## [Activity]
Would you repeat exactly the part of the listing below that runs from the line containing "(C) IE₁(Be) > IE₁(B)" down to the line containing "(C) Se has a higher electron", inclusive, and nothing else?

+++ Records for this task

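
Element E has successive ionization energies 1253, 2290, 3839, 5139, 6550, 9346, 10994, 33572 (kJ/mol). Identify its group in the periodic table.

Group 17

Look for the largest jump between consecutive ionization energies: IE8/IE7 ≈ 3.1, far larger than any earlier ratio.
That jump marks the point where a core electron is being removed. So the atom has 7 valence electrons.
A main-group element with 7 valence electrons is in group 17.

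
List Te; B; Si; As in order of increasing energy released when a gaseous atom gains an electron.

Electron affinity generally becomes more exothermic across a period toward the halogens and less exothermic down a group.
These sit on a diagonal, where the across-period and down-group effects partly cancel.
As > B: the two effects oppose for this pair; the across-period effect wins (78 vs 27 kJ/mol).
Si > As: period and group pull opposite ways; the down-group shift dominates (134 vs 78 kJ/mol).
Te > Si: the two effects oppose for this pair; the across-period effect wins (190 vs 134 kJ/mol).
For reference (kJ/mol): B 27, Si 134, As 78, Te 190.
So from lowest to highest: B < As < Si < Te.

B < As < Si < Te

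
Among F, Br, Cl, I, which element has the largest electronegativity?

F is in period 2, group 17; Cl is in period 3, group 17; Br is in period 4, group 17; I is in period 5, group 17.
Atoms toward the upper right of the periodic table pull bonding electrons most strongly.
All are in group 17, so electronegativity increases up the group.
The largest electronegativity among these belongs to F.

F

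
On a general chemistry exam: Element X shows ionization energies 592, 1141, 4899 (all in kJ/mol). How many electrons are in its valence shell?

2

Look for the largest jump between consecutive ionization energies: IE3/IE2 ≈ 4.3, far larger than any earlier ratio.
That jump marks the point where a core electron is being removed. So the atom has 2 valence electrons.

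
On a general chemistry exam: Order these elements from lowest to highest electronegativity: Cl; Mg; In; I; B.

Mg < In < B < I < Cl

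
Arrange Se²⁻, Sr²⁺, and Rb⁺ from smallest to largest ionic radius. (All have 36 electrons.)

Sr²⁺, Rb⁺, Se²⁻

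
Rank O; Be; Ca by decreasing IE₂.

After 1 electron has been removed, what remains? O⁺ still has 5 valence electrons; Be⁺ still has 1 valence electron; Ca⁺ still has 1 valence electron.
All are still removing valence electrons, so compare the +1 ions as you would atoms: IE_2 generally rises across a period (higher Z_eff) and falls down a group (larger shell), subject to the usual subshell exceptions.
Valence configurations: O⁺ [He]2s²2p³, Be⁺ [He]2s¹, Ca⁺ [Ar]4s¹.
Tabulated IE_2 (kJ/mol): O 3388, Be 1757, Ca 1145.
So the second ionization energies run Ca < Be < O.

O > Be > Ca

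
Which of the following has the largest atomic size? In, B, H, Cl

In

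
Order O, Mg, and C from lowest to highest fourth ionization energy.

C, O, Mg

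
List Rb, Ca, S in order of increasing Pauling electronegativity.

EN rises left→right (higher Z_eff, smaller atoms) and falls top→bottom (larger, more shielded atoms).
Here both period and group differ, so the two effects have to be weighed against each other.
Ca > Rb: both effects reinforce here, so Ca is clearly the higher of the two.
S > Ca: both effects reinforce here, so S is clearly the higher of the two.
For reference (Pauling): S 2.58, Ca 1.00, Rb 0.82.
So from lowest to highest: Rb < Ca < S.

Rb, Ca, S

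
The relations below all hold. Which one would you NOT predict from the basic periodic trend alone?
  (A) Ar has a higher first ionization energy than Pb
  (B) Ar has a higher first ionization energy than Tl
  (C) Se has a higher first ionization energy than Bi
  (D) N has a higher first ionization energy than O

The general trend: first ionization energy increases across a period and decreases down a group.
(A) Ar (period 3, group 18) vs Pb (period 6, group 14): the stated order agrees with the simple trend.
(B) Ar (period 3, group 18) vs Tl (period 6, group 13): the stated order agrees with the simple trend.
(C) Se (period 4, group 16) vs Bi (period 6, group 15): the stated order agrees with the simple trend.
(D) N (period 2, group 15) vs O (period 2, group 16): the stated order contradicts the simple trend.
The exception is (D): pairing an electron in O's 2p⁴ costs repulsion energy, so O ionizes more easily than half-filled N (2p³).

(D)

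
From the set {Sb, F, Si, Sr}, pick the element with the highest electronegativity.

Atoms toward the upper right of the periodic table pull bonding electrons most strongly.
Here both period and group differ, so the two effects have to be weighed against each other.
Si > Sr: both effects reinforce here, so Si is clearly the higher of the two.
Sb > Si: period and group pull opposite ways; the across-period shift dominates (2.05 vs 1.90).
F > Sb: both effects reinforce here, so F is clearly the higher of the two.
Tabulated electronegativity (Pauling): F 3.98, Si 1.90, Sr 0.95, Sb 2.05.
The highest electronegativity among these belongs to F.

F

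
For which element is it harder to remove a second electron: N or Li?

Li

After 1 electron has been removed, what remains? N⁺ still has 4 valence electrons; Li⁺ is the bare [He] core.
Pulling an electron out of a noble-gas core costs far more than removing a remaining valence electron, so Li sits at the high end of IE_2.
Approximate IE_2 values (kJ/mol): N 2856, Li 7298.
Putting it together, IE_2: N < Li.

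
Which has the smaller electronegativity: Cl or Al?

Atoms toward the upper right of the periodic table pull bonding electrons most strongly.
All lie in period 3, so electronegativity increases left to right.
So Al has the smaller electronegativity (Al < Cl).

Al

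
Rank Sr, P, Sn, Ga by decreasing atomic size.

Sr > Sn > Ga > P

Atomic radius shrinks across a period as nuclear charge pulls the same shell inward, and grows down a group as new shells are added.
Here both period and group differ, so the two effects have to be weighed against each other.
Ga > P: relative to P, both the across-period and down-group shifts push Ga's atomic radius up.
Sn > Ga: period and group pull opposite ways; the down-group shift dominates (140 vs 124 pm).
Sr > Sn: Sr lies to the left of Sn in period 5, so the across-period effect alone puts Sr larger.
Tabulated atomic radius (pm): P 111, Ga 124, Sr 185, Sn 140.
So from largest to smallest: Sr > Sn > Ga > P.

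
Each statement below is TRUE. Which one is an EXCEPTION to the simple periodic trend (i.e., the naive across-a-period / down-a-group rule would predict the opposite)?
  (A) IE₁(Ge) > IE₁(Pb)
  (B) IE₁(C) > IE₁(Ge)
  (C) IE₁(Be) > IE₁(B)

The general trend: IE₁ increases across a period and decreases down a group.
(A) Ge (period 4, group 14) vs Pb (period 6, group 14): the stated order agrees with the simple trend.
(B) C (period 2, group 14) vs Ge (period 4, group 14): the stated order agrees with the simple trend.
(C) Be (period 2, group 2) vs B (period 2, group 13): the stated order contradicts the simple trend.
The exception is (C): removing B's lone 2p electron is easier than breaking Be's filled 2s².

(C)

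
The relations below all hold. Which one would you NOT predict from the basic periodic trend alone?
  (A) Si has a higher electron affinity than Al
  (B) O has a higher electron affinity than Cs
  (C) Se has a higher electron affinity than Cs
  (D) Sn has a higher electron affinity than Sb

(D)

The general trend: electron affinity increases across a period and decreases down a group.
(A) Si (period 3, group 14) vs Al (period 3, group 13): the stated order agrees with the simple trend.
(B) O (period 2, group 16) vs Cs (period 6, group 1): the stated order agrees with the simple trend.
(C) Se (period 4, group 16) vs Cs (period 6, group 1): the stated order agrees with the simple trend.
(D) Sn (period 5, group 14) vs Sb (period 5, group 15): the stated order contradicts the simple trend.
The exception is (D): adding an electron to Sb's half-filled 5p³ is unfavourable, so Sn has the more exothermic EA.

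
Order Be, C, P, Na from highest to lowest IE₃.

Consider each +2 ion: Be²⁺ is the bare [He] core; C²⁺ still has 2 valence electrons; P²⁺ still has 3 valence electrons; Na²⁺ is already 1 electron into the core.
Pulling an electron out of a noble-gas core costs far more than removing a remaining valence electron, so Na and Be sit at the high end of IE_3.
Valence configurations: C²⁺ [He]2s², P²⁺ [Ne]3s²3p¹.
Tabulated IE_3 (kJ/mol): Be 14849, C 4620, P 2914, Na 6910.
Overall IE_3 order: P < C < Na < Be.

Be, Na, C, P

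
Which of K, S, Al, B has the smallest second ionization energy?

Al

Consider each +1 ion: K⁺ is the bare [Ar] core; S⁺ still has 5 valence electrons; Al⁺ still has 2 valence electrons; B⁺ still has 2 valence electrons.
Core electrons are held far more tightly than valence electrons, so K tops the IE_2 order.
Valence configurations: S⁺ [Ne]3s²3p³, Al⁺ [Ne]3s², B⁺ [He]2s².
Approximate IE_2 values (kJ/mol): K 3052, S 2252, Al 1817, B 2427.
Putting it together, IE_2: Al < S < B < K.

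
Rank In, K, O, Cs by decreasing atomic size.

Atomic radius shrinks across a period as nuclear charge pulls the same shell inward, and grows down a group as new shells are added.
Neither a single period nor a single group — weigh both effects.
In > O: both effects reinforce here, so In is clearly the larger of the two.
K > In: period and group pull opposite ways; the across-period shift dominates (196 vs 142 pm).
Cs > K: they share group 1; the group trend gives Cs the larger value.
For reference (pm): O 63, K 196, In 142, Cs 232.
So from largest to smallest: Cs > K > In > O.

Cs > K > In > O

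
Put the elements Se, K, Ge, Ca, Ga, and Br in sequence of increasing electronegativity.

K < Ca < Ga < Ge < Se < Br

K is in period 4, group 1; Ca is in period 4, group 2; Ga is in period 4, group 13; Ge is in period 4, group 14; Se is in period 4, group 16; Br is in period 4, group 17.
EN rises left→right (higher Z_eff, smaller atoms) and falls top→bottom (larger, more shielded atoms).
All lie in period 4, so electronegativity increases left to right.
So from lowest to highest: K < Ca < Ga < Ge < Se < Br.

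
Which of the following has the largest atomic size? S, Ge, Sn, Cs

Cs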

++++++

## [Result]
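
  (C) IE₁(Be) > IE₁(B)

The general trend: IE₁ increases across a period and decreases down a group.
(A) Ge (period 4, group 14) vs Pb (period 6, group 14): the stated order agrees with the simple trend.
(B) C (period 2, group 14) vs Ge (period 4, group 14): the stated order agrees with the simple trend.
(C) Be (period 2, group 2) vs B (period 2, group 13): the stated order contradicts the simple trend.
The exception is (C): removing B's lone 2p electron is easier than breaking Be's filled 2s².

(C)

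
The relations below all hold. Which one would you NOT predict from the basic periodic trend alone?
  (A) Si has a higher electron affinity than Al
  (B) O has a higher electron affinity than Cs
  (C) Se has a higher electron affinity than Cs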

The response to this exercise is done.